--- Data shown Enclosed Below ---

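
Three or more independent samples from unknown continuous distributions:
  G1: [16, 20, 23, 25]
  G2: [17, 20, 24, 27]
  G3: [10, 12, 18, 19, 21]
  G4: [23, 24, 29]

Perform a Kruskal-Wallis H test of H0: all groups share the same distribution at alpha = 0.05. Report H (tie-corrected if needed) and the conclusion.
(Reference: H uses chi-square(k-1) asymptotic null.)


Step 1: Combine all N = 16 observations and assign midranks.
sorted (value, group, rank): (10,G3,1), (12,G3,2), (16,G1,3), (17,G2,4), (18,G3,5), (19,G3,6), (20,G1,7.5), (20,G2,7.5), (21,G3,9), (23,G1,10.5), (23,G4,10.5), (24,G2,12.5), (24,G4,12.5), (25,G1,14), (27,G2,15), (29,G4,16)
Step 2: Sum ranks within each group.
R_1 = 35 (n_1 = 4)
R_2 = 39 (n_2 = 4)
R_3 = 23 (n_3 = 5)
R_4 = 39 (n_4 = 3)
Step 3: H = 12/(N(N+1)) * sum(R_i^2/n_i) - 3(N+1)
     = 12/(16*17) * (35^2/4 + 39^2/4 + 23^2/5 + 39^2/3) - 3*17
     = 0.044118 * 1299.3 - 51
     = 6.322059.
Step 4: Ties present; correction factor C = 1 - 18/(16^3 - 16) = 0.995588. Corrected H = 6.322059 / 0.995588 = 6.350074.
Step 5: Under H0, H ~ chi^2(3); p-value = 0.095766.
Step 6: alpha = 0.05. fail to reject H0.

H = 6.3501, df = 3, p = 0.095766, fail to reject H0.


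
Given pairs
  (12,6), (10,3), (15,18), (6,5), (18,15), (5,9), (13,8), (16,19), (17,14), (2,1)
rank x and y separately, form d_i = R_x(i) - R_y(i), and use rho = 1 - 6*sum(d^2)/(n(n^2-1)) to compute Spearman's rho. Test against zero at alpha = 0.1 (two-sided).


Step 1: Rank x and y separately (midranks; no ties here).
rank(x): 12->5, 10->4, 15->7, 6->3, 18->10, 5->2, 13->6, 16->8, 17->9, 2->1
rank(y): 6->4, 3->2, 18->9, 5->3, 15->8, 9->6, 8->5, 19->10, 14->7, 1->1
Step 2: d_i = R_x(i) - R_y(i); compute d_i^2.
  (5-4)^2=1, (4-2)^2=4, (7-9)^2=4, (3-3)^2=0, (10-8)^2=4, (2-6)^2=16, (6-5)^2=1, (8-10)^2=4, (9-7)^2=4, (1-1)^2=0
sum(d^2) = 38.
Step 3: rho = 1 - 6*38 / (10*(10^2 - 1)) = 1 - 228/990 = 0.769697.
Step 4: Under H0, t = rho * sqrt((n-2)/(1-rho^2)) = 3.4101 ~ t(8).
Step 5: Two-sided p-value from the t-distribution with 8 df = 0.009222.
Step 6: alpha = 0.1. reject H0.

rho = 0.7697, p = 0.009222, reject H0 at alpha = 0.1.


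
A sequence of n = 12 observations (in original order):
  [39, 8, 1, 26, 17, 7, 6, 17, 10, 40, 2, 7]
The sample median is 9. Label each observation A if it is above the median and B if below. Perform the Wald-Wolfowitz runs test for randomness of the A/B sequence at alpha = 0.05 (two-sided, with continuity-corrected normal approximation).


Step 1: Compute median = 9; label A = above, B = below.
Labels in order: ABBAABBAAABB  (n_A = 6, n_B = 6)
Step 2: Count runs R = 6.
Step 3: Under H0 (random ordering), E[R] = 2*n_A*n_B/(n_A+n_B) + 1 = 2*6*6/12 + 1 = 7.0000.
        Var[R] = 2*n_A*n_B*(2*n_A*n_B - n_A - n_B) / ((n_A+n_B)^2 * (n_A+n_B-1)) = 4320/1584 = 2.7273.
        SD[R] = 1.6514.
Step 4: Continuity-corrected z = (R + 0.5 - E[R]) / SD[R] = (6 + 0.5 - 7.0000) / 1.6514 = -0.3028.
Step 5: Two-sided p-value via normal approximation = 2*(1 - Phi(|z|)) = 0.762069.
Step 6: alpha = 0.05. fail to reject H0.

R = 6, z = -0.3028, p = 0.762069, fail to reject H0.


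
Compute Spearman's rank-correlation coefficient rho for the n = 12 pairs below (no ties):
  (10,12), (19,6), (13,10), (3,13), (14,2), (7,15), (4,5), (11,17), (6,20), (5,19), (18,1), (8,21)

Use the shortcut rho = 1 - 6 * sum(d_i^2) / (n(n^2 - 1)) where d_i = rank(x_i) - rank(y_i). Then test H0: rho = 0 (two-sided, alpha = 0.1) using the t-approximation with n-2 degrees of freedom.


Step 1: Rank x and y separately (midranks; no ties here).
rank(x): 10->7, 19->12, 13->9, 3->1, 14->10, 7->5, 4->2, 11->8, 6->4, 5->3, 18->11, 8->6
rank(y): 12->6, 6->4, 10->5, 13->7, 2->2, 15->8, 5->3, 17->9, 20->11, 19->10, 1->1, 21->12
Step 2: d_i = R_x(i) - R_y(i); compute d_i^2.
  (7-6)^2=1, (12-4)^2=64, (9-5)^2=16, (1-7)^2=36, (10-2)^2=64, (5-8)^2=9, (2-3)^2=1, (8-9)^2=1, (4-11)^2=49, (3-10)^2=49, (11-1)^2=100, (6-12)^2=36
sum(d^2) = 426.
Step 3: rho = 1 - 6*426 / (12*(12^2 - 1)) = 1 - 2556/1716 = -0.489510.
Step 4: Under H0, t = rho * sqrt((n-2)/(1-rho^2)) = -1.7752 ~ t(10).
Step 5: Two-sided p-value from the t-distribution with 10 df = 0.106252.
Step 6: alpha = 0.1. fail to reject H0.

rho = -0.4895, p = 0.106252, fail to reject H0 at alpha = 0.1.


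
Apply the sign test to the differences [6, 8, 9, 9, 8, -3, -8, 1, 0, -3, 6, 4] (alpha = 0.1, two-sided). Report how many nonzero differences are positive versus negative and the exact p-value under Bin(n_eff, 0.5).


Step 1: Discard zero differences. Original n = 12; n_eff = number of nonzero differences = 11.
Nonzero differences (with sign): +6, +8, +9, +9, +8, -3, -8, +1, -3, +6, +4
Step 2: Count signs: positive = 8, negative = 3.
Step 3: Under H0: P(positive) = 0.5, so the number of positives S ~ Bin(11, 0.5).
Step 4: Two-sided exact p-value = sum of Bin(11,0.5) probabilities at or below the observed probability = 0.226562.
Step 5: alpha = 0.1. fail to reject H0.

n_eff = 11, pos = 8, neg = 3, p = 0.226562, fail to reject H0.


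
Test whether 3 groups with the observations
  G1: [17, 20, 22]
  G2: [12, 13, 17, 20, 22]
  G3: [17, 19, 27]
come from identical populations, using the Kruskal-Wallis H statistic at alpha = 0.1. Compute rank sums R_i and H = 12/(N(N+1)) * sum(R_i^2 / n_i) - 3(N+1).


Step 1: Combine all N = 11 observations and assign midranks.
sorted (value, group, rank): (12,G2,1), (13,G2,2), (17,G1,4), (17,G2,4), (17,G3,4), (19,G3,6), (20,G1,7.5), (20,G2,7.5), (22,G1,9.5), (22,G2,9.5), (27,G3,11)
Step 2: Sum ranks within each group.
R_1 = 21 (n_1 = 3)
R_2 = 24 (n_2 = 5)
R_3 = 21 (n_3 = 3)
Step 3: H = 12/(N(N+1)) * sum(R_i^2/n_i) - 3(N+1)
     = 12/(11*12) * (21^2/3 + 24^2/5 + 21^2/3) - 3*12
     = 0.090909 * 409.2 - 36
     = 1.200000.
Step 4: Ties present; correction factor C = 1 - 36/(11^3 - 11) = 0.972727. Corrected H = 1.200000 / 0.972727 = 1.233645.
Step 5: Under H0, H ~ chi^2(2); p-value = 0.539657.
Step 6: alpha = 0.1. fail to reject H0.

H = 1.2336, df = 2, p = 0.539657, fail to reject H0.


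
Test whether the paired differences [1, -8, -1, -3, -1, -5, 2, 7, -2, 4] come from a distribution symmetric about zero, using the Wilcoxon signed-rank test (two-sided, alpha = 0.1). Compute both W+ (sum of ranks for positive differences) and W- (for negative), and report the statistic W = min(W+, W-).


Step 1: Drop any zero differences (none here) and take |d_i|.
|d| = [1, 8, 1, 3, 1, 5, 2, 7, 2, 4]
Step 2: Midrank |d_i| (ties get averaged ranks).
ranks: |1|->2, |8|->10, |1|->2, |3|->6, |1|->2, |5|->8, |2|->4.5, |7|->9, |2|->4.5, |4|->7
Step 3: Attach original signs; sum ranks with positive sign and with negative sign.
W+ = 2 + 4.5 + 9 + 7 = 22.5
W- = 10 + 2 + 6 + 2 + 8 + 4.5 = 32.5
(Check: W+ + W- = 55 should equal n(n+1)/2 = 55.)
Step 4: Test statistic W = min(W+, W-) = 22.5.
Step 5: Ties in |d|, so use the tie-corrected normal approximation.
        E[W] = n(n+1)/4 = 10*11/4 = 27.5.
        Tie groups: |d|=1 (t=3), |d|=2 (t=2); sum(t^3 - t) = 30.
        Var[W] = n(n+1)(2n+1)/24 - sum(t^3-t)/48 = 2310/24 - 30/48 = 95.625.
        z = (W - E[W]) / sqrt(Var[W]) = (22.5 - 27.5) / 9.7788 = -0.5113.
        Two-sided p = 2*Phi(z) = 0.609134.
Step 6: alpha = 0.1. fail to reject H0.

W+ = 22.5, W- = 32.5, W = min = 22.5, p = 0.609134, fail to reject H0.


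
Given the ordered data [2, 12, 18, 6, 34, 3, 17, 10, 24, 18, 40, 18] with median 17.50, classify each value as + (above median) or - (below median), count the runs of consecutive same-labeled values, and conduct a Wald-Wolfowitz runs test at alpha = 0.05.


Step 1: Compute median = 17.50; label A = above, B = below.
Labels in order: BBABABBBAAAA  (n_A = 6, n_B = 6)
Step 2: Count runs R = 6.
Step 3: Under H0 (random ordering), E[R] = 2*n_A*n_B/(n_A+n_B) + 1 = 2*6*6/12 + 1 = 7.0000.
        Var[R] = 2*n_A*n_B*(2*n_A*n_B - n_A - n_B) / ((n_A+n_B)^2 * (n_A+n_B-1)) = 4320/1584 = 2.7273.
        SD[R] = 1.6514.
Step 4: Continuity-corrected z = (R + 0.5 - E[R]) / SD[R] = (6 + 0.5 - 7.0000) / 1.6514 = -0.3028.
Step 5: Two-sided p-value via normal approximation = 2*(1 - Phi(|z|)) = 0.762069.
Step 6: alpha = 0.05. fail to reject H0.

R = 6, z = -0.3028, p = 0.762069, fail to reject H0.


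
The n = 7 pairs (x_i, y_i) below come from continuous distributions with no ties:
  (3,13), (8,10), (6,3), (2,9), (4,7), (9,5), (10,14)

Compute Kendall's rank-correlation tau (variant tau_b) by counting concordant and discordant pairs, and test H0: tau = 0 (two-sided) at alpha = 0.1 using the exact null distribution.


Step 1: Enumerate the 21 unordered pairs (i,j) with i<j and classify each by sign(x_j-x_i) * sign(y_j-y_i).
  (1,2):dx=+5,dy=-3->D; (1,3):dx=+3,dy=-10->D; (1,4):dx=-1,dy=-4->C; (1,5):dx=+1,dy=-6->D
  (1,6):dx=+6,dy=-8->D; (1,7):dx=+7,dy=+1->C; (2,3):dx=-2,dy=-7->C; (2,4):dx=-6,dy=-1->C
  (2,5):dx=-4,dy=-3->C; (2,6):dx=+1,dy=-5->D; (2,7):dx=+2,dy=+4->C; (3,4):dx=-4,dy=+6->D
  (3,5):dx=-2,dy=+4->D; (3,6):dx=+3,dy=+2->C; (3,7):dx=+4,dy=+11->C; (4,5):dx=+2,dy=-2->D
  (4,6):dx=+7,dy=-4->D; (4,7):dx=+8,dy=+5->C; (5,6):dx=+5,dy=-2->D; (5,7):dx=+6,dy=+7->C
  (6,7):dx=+1,dy=+9->C
Step 2: C = 11, D = 10, total pairs = 21.
Step 3: tau = (C - D)/(n(n-1)/2) = (11 - 10)/21 = 0.047619.
Step 4: Exact two-sided p-value (enumerate n! = 5040 permutations of y under H0): p = 1.000000.
Step 5: alpha = 0.1. fail to reject H0.

tau_b = 0.0476 (C=11, D=10), p = 1.000000, fail to reject H0.


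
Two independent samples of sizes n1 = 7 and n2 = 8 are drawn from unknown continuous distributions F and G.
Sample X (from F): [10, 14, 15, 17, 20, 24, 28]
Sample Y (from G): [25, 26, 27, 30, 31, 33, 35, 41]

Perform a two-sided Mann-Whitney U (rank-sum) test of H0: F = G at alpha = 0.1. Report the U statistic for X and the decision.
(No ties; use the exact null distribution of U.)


Step 1: Combine and sort all 15 observations; assign midranks.
sorted (value, group): (10,X), (14,X), (15,X), (17,X), (20,X), (24,X), (25,Y), (26,Y), (27,Y), (28,X), (30,Y), (31,Y), (33,Y), (35,Y), (41,Y)
ranks: 10->1, 14->2, 15->3, 17->4, 20->5, 24->6, 25->7, 26->8, 27->9, 28->10, 30->11, 31->12, 33->13, 35->14, 41->15
Step 2: Rank sum for X: R1 = 1 + 2 + 3 + 4 + 5 + 6 + 10 = 31.
Step 3: U_X = R1 - n1(n1+1)/2 = 31 - 7*8/2 = 31 - 28 = 3.
       U_Y = n1*n2 - U_X = 56 - 3 = 53.
Step 4: No ties, so the exact null distribution of U (based on enumerating the C(15,7) = 6435 equally likely rank assignments) gives the two-sided p-value.
Step 5: p-value = 0.002176; compare to alpha = 0.1. reject H0.

U_X = 3, p = 0.002176, reject H0 at alpha = 0.1.


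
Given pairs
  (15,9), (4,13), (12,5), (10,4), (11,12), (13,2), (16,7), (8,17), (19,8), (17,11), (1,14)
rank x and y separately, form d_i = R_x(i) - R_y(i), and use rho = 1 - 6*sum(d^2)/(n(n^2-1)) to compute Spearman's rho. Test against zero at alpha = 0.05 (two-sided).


Step 1: Rank x and y separately (midranks; no ties here).
rank(x): 15->8, 4->2, 12->6, 10->4, 11->5, 13->7, 16->9, 8->3, 19->11, 17->10, 1->1
rank(y): 9->6, 13->9, 5->3, 4->2, 12->8, 2->1, 7->4, 17->11, 8->5, 11->7, 14->10
Step 2: d_i = R_x(i) - R_y(i); compute d_i^2.
  (8-6)^2=4, (2-9)^2=49, (6-3)^2=9, (4-2)^2=4, (5-8)^2=9, (7-1)^2=36, (9-4)^2=25, (3-11)^2=64, (11-5)^2=36, (10-7)^2=9, (1-10)^2=81
sum(d^2) = 326.
Step 3: rho = 1 - 6*326 / (11*(11^2 - 1)) = 1 - 1956/1320 = -0.481818.
Step 4: Under H0, t = rho * sqrt((n-2)/(1-rho^2)) = -1.6496 ~ t(9).
Step 5: Two-sided p-value from the t-distribution with 9 df = 0.133434.
Step 6: alpha = 0.05. fail to reject H0.

rho = -0.4818, p = 0.133434, fail to reject H0 at alpha = 0.05.


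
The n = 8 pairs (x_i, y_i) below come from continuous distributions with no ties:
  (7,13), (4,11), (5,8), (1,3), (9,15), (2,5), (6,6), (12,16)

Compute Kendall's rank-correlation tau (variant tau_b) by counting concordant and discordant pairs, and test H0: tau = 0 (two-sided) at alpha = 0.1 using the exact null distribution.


Step 1: Enumerate the 28 unordered pairs (i,j) with i<j and classify each by sign(x_j-x_i) * sign(y_j-y_i).
  (1,2):dx=-3,dy=-2->C; (1,3):dx=-2,dy=-5->C; (1,4):dx=-6,dy=-10->C; (1,5):dx=+2,dy=+2->C
  (1,6):dx=-5,dy=-8->C; (1,7):dx=-1,dy=-7->C; (1,8):dx=+5,dy=+3->C; (2,3):dx=+1,dy=-3->D
  (2,4):dx=-3,dy=-8->C; (2,5):dx=+5,dy=+4->C; (2,6):dx=-2,dy=-6->C; (2,7):dx=+2,dy=-5->D
  (2,8):dx=+8,dy=+5->C; (3,4):dx=-4,dy=-5->C; (3,5):dx=+4,dy=+7->C; (3,6):dx=-3,dy=-3->C
  (3,7):dx=+1,dy=-2->D; (3,8):dx=+7,dy=+8->C; (4,5):dx=+8,dy=+12->C; (4,6):dx=+1,dy=+2->C
  (4,7):dx=+5,dy=+3->C; (4,8):dx=+11,dy=+13->C; (5,6):dx=-7,dy=-10->C; (5,7):dx=-3,dy=-9->C
  (5,8):dx=+3,dy=+1->C; (6,7):dx=+4,dy=+1->C; (6,8):dx=+10,dy=+11->C; (7,8):dx=+6,dy=+10->C
Step 2: C = 25, D = 3, total pairs = 28.
Step 3: tau = (C - D)/(n(n-1)/2) = (25 - 3)/28 = 0.785714.
Step 4: Exact two-sided p-value (enumerate n! = 40320 permutations of y under H0): p = 0.005506.
Step 5: alpha = 0.1. reject H0.

tau_b = 0.7857 (C=25, D=3), p = 0.005506, reject H0.


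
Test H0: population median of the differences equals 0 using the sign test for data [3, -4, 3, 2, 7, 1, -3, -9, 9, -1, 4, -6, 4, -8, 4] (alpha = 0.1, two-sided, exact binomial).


Step 1: Discard zero differences. Original n = 15; n_eff = number of nonzero differences = 15.
Nonzero differences (with sign): +3, -4, +3, +2, +7, +1, -3, -9, +9, -1, +4, -6, +4, -8, +4
Step 2: Count signs: positive = 9, negative = 6.
Step 3: Under H0: P(positive) = 0.5, so the number of positives S ~ Bin(15, 0.5).
Step 4: Two-sided exact p-value = sum of Bin(15,0.5) probabilities at or below the observed probability = 0.607239.
Step 5: alpha = 0.1. fail to reject H0.

n_eff = 15, pos = 9, neg = 6, p = 0.607239, fail to reject H0.


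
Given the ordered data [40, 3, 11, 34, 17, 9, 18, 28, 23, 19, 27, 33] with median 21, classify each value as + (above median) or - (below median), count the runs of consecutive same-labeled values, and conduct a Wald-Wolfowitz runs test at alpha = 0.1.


Step 1: Compute median = 21; label A = above, B = below.
Labels in order: ABBABBBAABAA  (n_A = 6, n_B = 6)
Step 2: Count runs R = 7.
Step 3: Under H0 (random ordering), E[R] = 2*n_A*n_B/(n_A+n_B) + 1 = 2*6*6/12 + 1 = 7.0000.
        Var[R] = 2*n_A*n_B*(2*n_A*n_B - n_A - n_B) / ((n_A+n_B)^2 * (n_A+n_B-1)) = 4320/1584 = 2.7273.
        SD[R] = 1.6514.
Step 4: R = E[R], so z = 0 with no continuity correction.
Step 5: Two-sided p-value via normal approximation = 2*(1 - Phi(|z|)) = 1.000000.
Step 6: alpha = 0.1. fail to reject H0.

R = 7, z = 0.0000, p = 1.000000, fail to reject H0.


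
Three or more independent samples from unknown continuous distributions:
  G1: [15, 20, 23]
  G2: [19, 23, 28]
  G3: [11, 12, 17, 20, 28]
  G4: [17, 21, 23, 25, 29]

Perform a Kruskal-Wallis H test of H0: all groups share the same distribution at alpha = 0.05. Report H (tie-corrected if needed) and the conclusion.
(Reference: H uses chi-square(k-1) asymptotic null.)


Step 1: Combine all N = 16 observations and assign midranks.
sorted (value, group, rank): (11,G3,1), (12,G3,2), (15,G1,3), (17,G3,4.5), (17,G4,4.5), (19,G2,6), (20,G1,7.5), (20,G3,7.5), (21,G4,9), (23,G1,11), (23,G2,11), (23,G4,11), (25,G4,13), (28,G2,14.5), (28,G3,14.5), (29,G4,16)
Step 2: Sum ranks within each group.
R_1 = 21.5 (n_1 = 3)
R_2 = 31.5 (n_2 = 3)
R_3 = 29.5 (n_3 = 5)
R_4 = 53.5 (n_4 = 5)
Step 3: H = 12/(N(N+1)) * sum(R_i^2/n_i) - 3(N+1)
     = 12/(16*17) * (21.5^2/3 + 31.5^2/3 + 29.5^2/5 + 53.5^2/5) - 3*17
     = 0.044118 * 1231.33 - 51
     = 3.323529.
Step 4: Ties present; correction factor C = 1 - 42/(16^3 - 16) = 0.989706. Corrected H = 3.323529 / 0.989706 = 3.358098.
Step 5: Under H0, H ~ chi^2(3); p-value = 0.339638.
Step 6: alpha = 0.05. fail to reject H0.

H = 3.3581, df = 3, p = 0.339638, fail to reject H0.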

--- End of Enclosed Data shown ---

### What is being asked
Taking the records above, retype every line from the one with "The sample median" down to the one with "Compute Spearman's rank-correlation", exactly and with nothing else.

### Result of this task
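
The sample median is 9. Label each observation A if it is above the median and B if below. Perform the Wald-Wolfowitz runs test for randomness of the A/B sequence at alpha = 0.05 (two-sided, with continuity-corrected normal approximation).


Step 1: Compute median = 9; label A = above, B = below.
Labels in order: ABBAABBAAABB  (n_A = 6, n_B = 6)
Step 2: Count runs R = 6.
Step 3: Under H0 (random ordering), E[R] = 2*n_A*n_B/(n_A+n_B) + 1 = 2*6*6/12 + 1 = 7.0000.
        Var[R] = 2*n_A*n_B*(2*n_A*n_B - n_A - n_B) / ((n_A+n_B)^2 * (n_A+n_B-1)) = 4320/1584 = 2.7273.
        SD[R] = 1.6514.
Step 4: Continuity-corrected z = (R + 0.5 - E[R]) / SD[R] = (6 + 0.5 - 7.0000) / 1.6514 = -0.3028.
Step 5: Two-sided p-value via normal approximation = 2*(1 - Phi(|z|)) = 0.762069.
Step 6: alpha = 0.05. fail to reject H0.

R = 6, z = -0.3028, p = 0.762069, fail to reject H0.


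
Compute Spearman's rank-correlation coefficient rho for the n = 12 pairs below (no ties):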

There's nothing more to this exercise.